■ TASK GOAL
Would you give the entries below again, precisely as they are written?

____________________

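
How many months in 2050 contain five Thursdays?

4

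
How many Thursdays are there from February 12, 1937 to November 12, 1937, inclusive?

39 Thursdays

February 12, 1937 is a Friday.
From February 12, 1937 to November 12, 1937 is 274 days inclusive.
274 = 7 × 39 + 1, so there are 39 full weeks plus 1 extra day.
Each full week contributes one Thursday: 39 so far.
The 1 extra day is Fri — none qualify.
Total: 39 + 0 = 39.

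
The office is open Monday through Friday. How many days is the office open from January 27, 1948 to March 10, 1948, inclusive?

32

January 27, 1948 is a Tuesday.
The range spans 44 days (inclusive of both endpoints).
44 = 7 × 6 + 2, so there are 6 full weeks plus 2 extra days.
Each full week contributes 5 weekdays (Mon–Fri): 6 × 5 = 30.
The 2 extra days are Tuesday, Wednesday — 2 of them qualify.
Total: 30 + 2 = 32.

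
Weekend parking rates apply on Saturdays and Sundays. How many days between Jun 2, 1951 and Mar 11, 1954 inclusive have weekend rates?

290

Jun 2, 1951 is a Saturday.
From Jun 2, 1951 to Mar 11, 1954 is 1014 days inclusive.
1014 = 7 × 144 + 6, so there are 144 full weeks plus 6 extra days.
Each full week contributes 2 weekend days (Sat, Sun): 144 × 2 = 288.
The 6 extra days are Sat, Sun, Mon, Tue, Wed, Thu — 2 of them qualify.
Total: 288 + 2 = 290.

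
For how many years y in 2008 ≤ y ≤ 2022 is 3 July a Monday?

Day of week of July 3 in each year:
2008: Thu, 2009: Fri, 2010: Sat, 2011: Sun, 2012: Tue, 2013: Wed, 2014: Thu, 2015: Fri, 2016: Sun, 2017: Mon ✓, 2018: Tue, 2019: Wed, 2020: Fri, 2021: Sat, 2022: Sun
Mondays: 2017.

1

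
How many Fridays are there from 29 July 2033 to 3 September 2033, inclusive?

6

29 July 2033 is a Friday.
That's 37 days from start to end, counting both.
37 = 7 × 5 + 2, so there are 5 full weeks plus 2 extra days.
Each full week contributes one Friday: 5 so far.
The 2 extra days are Fri, Sat — 1 of them qualifies.
Total: 5 + 1 = 6.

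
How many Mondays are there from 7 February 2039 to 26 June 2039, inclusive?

20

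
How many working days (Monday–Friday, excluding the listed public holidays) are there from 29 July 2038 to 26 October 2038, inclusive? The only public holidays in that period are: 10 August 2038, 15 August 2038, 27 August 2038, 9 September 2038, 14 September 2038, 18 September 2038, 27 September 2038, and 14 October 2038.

29 July 2038 is a Thursday.
From 29 July 2038 to 26 October 2038 is 90 days inclusive.
90 = 7 × 12 + 6, so there are 12 full weeks plus 6 extra days.
Each full week contributes 5 weekdays (Mon–Fri): 12 × 5 = 60.
The 6 extra days are Thu, Fri, Sat, Sun, Mon, Tue — 4 of them qualify.
Total: 60 + 4 = 64.
Holidays: 10 August 2038 (Tue); 15 August 2038 (Sun); 27 August 2038 (Fri); 9 September 2038 (Thu); 14 September 2038 (Tue); 18 September 2038 (Sat); 27 September 2038 (Mon); 14 October 2038 (Thu).
6 of the 8 holidays fall on weekdays; the rest are weekends and were already excluded.
Business days: 64 − 6 = 58.

58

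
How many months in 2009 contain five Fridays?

A month has five Fridays exactly when Friday falls within its first (length − 28) days.
Jan: 31 days, starts Thu → 5 of Thu, Fri, Sat ✓
Feb: 28 days, starts Sun → 5 of (none)
Mar: 31 days, starts Sun → 5 of Sun, Mon, Tue
Apr: 30 days, starts Wed → 5 of Wed, Thu
May: 31 days, starts Fri → 5 of Fri, Sat, Sun ✓
Jun: 30 days, starts Mon → 5 of Mon, Tue
Jul: 31 days, starts Wed → 5 of Wed, Thu, Fri ✓
Aug: 31 days, starts Sat → 5 of Sat, Sun, Mon
Sep: 30 days, starts Tue → 5 of Tue, Wed
Oct: 31 days, starts Thu → 5 of Thu, Fri, Sat ✓
Nov: 30 days, starts Sun → 5 of Sun, Mon
Dec: 31 days, starts Tue → 5 of Tue, Wed, Thu
Months with five Fridays: Jan, May, Jul, Oct.

4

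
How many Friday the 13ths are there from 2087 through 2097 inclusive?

19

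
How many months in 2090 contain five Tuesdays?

A month has five Tuesdays exactly when Tuesday falls within its first (length − 28) days.
Jan: 31 days, starts Sun → 5 of Sun, Mon, Tue ✓
Feb: 28 days, starts Wed → 5 of (none)
Mar: 31 days, starts Wed → 5 of Wed, Thu, Fri
Apr: 30 days, starts Sat → 5 of Sat, Sun
May: 31 days, starts Mon → 5 of Mon, Tue, Wed ✓
Jun: 30 days, starts Thu → 5 of Thu, Fri
Jul: 31 days, starts Sat → 5 of Sat, Sun, Mon
Aug: 31 days, starts Tue → 5 of Tue, Wed, Thu ✓
Sep: 30 days, starts Fri → 5 of Fri, Sat
Oct: 31 days, starts Sun → 5 of Sun, Mon, Tue ✓
Nov: 30 days, starts Wed → 5 of Wed, Thu
Dec: 31 days, starts Fri → 5 of Fri, Sat, Sun
Months with five Tuesdays: Jan, May, Aug, Oct.

4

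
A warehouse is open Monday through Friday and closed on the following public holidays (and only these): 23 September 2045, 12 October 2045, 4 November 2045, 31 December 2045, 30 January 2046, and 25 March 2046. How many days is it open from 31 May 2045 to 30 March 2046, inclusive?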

____________________

■ SOLVED PROBLEM
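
How many months in 2050 contain five Thursdays?

4

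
How many Thursdays are there from February 12, 1937 to November 12, 1937, inclusive?

39 Thursdays

February 12, 1937 is a Friday.
From February 12, 1937 to November 12, 1937 is 274 days inclusive.
274 = 7 × 39 + 1, so there are 39 full weeks plus 1 extra day.
Each full week contributes one Thursday: 39 so far.
The 1 extra day is Fri — none qualify.
Total: 39 + 0 = 39.

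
The office is open Monday through Friday. How many days is the office open from January 27, 1948 to March 10, 1948, inclusive?

32

January 27, 1948 is a Tuesday.
The range spans 44 days (inclusive of both endpoints).
44 = 7 × 6 + 2, so there are 6 full weeks plus 2 extra days.
Each full week contributes 5 weekdays (Mon–Fri): 6 × 5 = 30.
The 2 extra days are Tuesday, Wednesday — 2 of them qualify.
Total: 30 + 2 = 32.

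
Weekend parking rates apply on Saturdays and Sundays. How many days between Jun 2, 1951 and Mar 11, 1954 inclusive have weekend rates?

290

Jun 2, 1951 is a Saturday.
From Jun 2, 1951 to Mar 11, 1954 is 1014 days inclusive.
1014 = 7 × 144 + 6, so there are 144 full weeks plus 6 extra days.
Each full week contributes 2 weekend days (Sat, Sun): 144 × 2 = 288.
The 6 extra days are Sat, Sun, Mon, Tue, Wed, Thu — 2 of them qualify.
Total: 288 + 2 = 290.

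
For how many years y in 2008 ≤ y ≤ 2022 is 3 July a Monday?

Day of week of July 3 in each year:
2008: Thu, 2009: Fri, 2010: Sat, 2011: Sun, 2012: Tue, 2013: Wed, 2014: Thu, 2015: Fri, 2016: Sun, 2017: Mon ✓, 2018: Tue, 2019: Wed, 2020: Fri, 2021: Sat, 2022: Sun
Mondays: 2017.

1

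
How many Fridays are there from 29 July 2033 to 3 September 2033, inclusive?

6

29 July 2033 is a Friday.
That's 37 days from start to end, counting both.
37 = 7 × 5 + 2, so there are 5 full weeks plus 2 extra days.
Each full week contributes one Friday: 5 so far.
The 2 extra days are Fri, Sat — 1 of them qualifies.
Total: 5 + 1 = 6.

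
How many Mondays are there from 7 February 2039 to 26 June 2039, inclusive?

20

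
How many working days (Monday–Friday, excluding the listed public holidays) are there from 29 July 2038 to 26 October 2038, inclusive? The only public holidays in that period are: 10 August 2038, 15 August 2038, 27 August 2038, 9 September 2038, 14 September 2038, 18 September 2038, 27 September 2038, and 14 October 2038.

29 July 2038 is a Thursday.
From 29 July 2038 to 26 October 2038 is 90 days inclusive.
90 = 7 × 12 + 6, so there are 12 full weeks plus 6 extra days.
Each full week contributes 5 weekdays (Mon–Fri): 12 × 5 = 60.
The 6 extra days are Thu, Fri, Sat, Sun, Mon, Tue — 4 of them qualify.
Total: 60 + 4 = 64.
Holidays: 10 August 2038 (Tue); 15 August 2038 (Sun); 27 August 2038 (Fri); 9 September 2038 (Thu); 14 September 2038 (Tue); 18 September 2038 (Sat); 27 September 2038 (Mon); 14 October 2038 (Thu).
6 of the 8 holidays fall on weekdays; the rest are weekends and were already excluded.
Business days: 64 − 6 = 58.

58

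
How many months in 2009 contain five Fridays?

A month has five Fridays exactly when Friday falls within its first (length − 28) days.
Jan: 31 days, starts Thu → 5 of Thu, Fri, Sat ✓
Feb: 28 days, starts Sun → 5 of (none)
Mar: 31 days, starts Sun → 5 of Sun, Mon, Tue
Apr: 30 days, starts Wed → 5 of Wed, Thu
May: 31 days, starts Fri → 5 of Fri, Sat, Sun ✓
Jun: 30 days, starts Mon → 5 of Mon, Tue
Jul: 31 days, starts Wed → 5 of Wed, Thu, Fri ✓
Aug: 31 days, starts Sat → 5 of Sat, Sun, Mon
Sep: 30 days, starts Tue → 5 of Tue, Wed
Oct: 31 days, starts Thu → 5 of Thu, Fri, Sat ✓
Nov: 30 days, starts Sun → 5 of Sun, Mon
Dec: 31 days, starts Tue → 5 of Tue, Wed, Thu
Months with five Fridays: Jan, May, Jul, Oct.

4

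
How many Friday the 13ths are there from 2087 through 2097 inclusive?

19

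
How many months in 2090 contain five Tuesdays?

A month has five Tuesdays exactly when Tuesday falls within its first (length − 28) days.
Jan: 31 days, starts Sun → 5 of Sun, Mon, Tue ✓
Feb: 28 days, starts Wed → 5 of (none)
Mar: 31 days, starts Wed → 5 of Wed, Thu, Fri
Apr: 30 days, starts Sat → 5 of Sat, Sun
May: 31 days, starts Mon → 5 of Mon, Tue, Wed ✓
Jun: 30 days, starts Thu → 5 of Thu, Fri
Jul: 31 days, starts Sat → 5 of Sat, Sun, Mon
Aug: 31 days, starts Tue → 5 of Tue, Wed, Thu ✓
Sep: 30 days, starts Fri → 5 of Fri, Sat
Oct: 31 days, starts Sun → 5 of Sun, Mon, Tue ✓
Nov: 30 days, starts Wed → 5 of Wed, Thu
Dec: 31 days, starts Fri → 5 of Fri, Sat, Sun
Months with five Tuesdays: Jan, May, Aug, Oct.

4

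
A warehouse is open Monday through Friday and closed on the following public holidays (and only these): 23 September 2045, 12 October 2045, 4 November 2045, 31 December 2045, 30 January 2046, and 25 March 2046. How many days is it open from 31 May 2045 to 30 March 2046, inclusive?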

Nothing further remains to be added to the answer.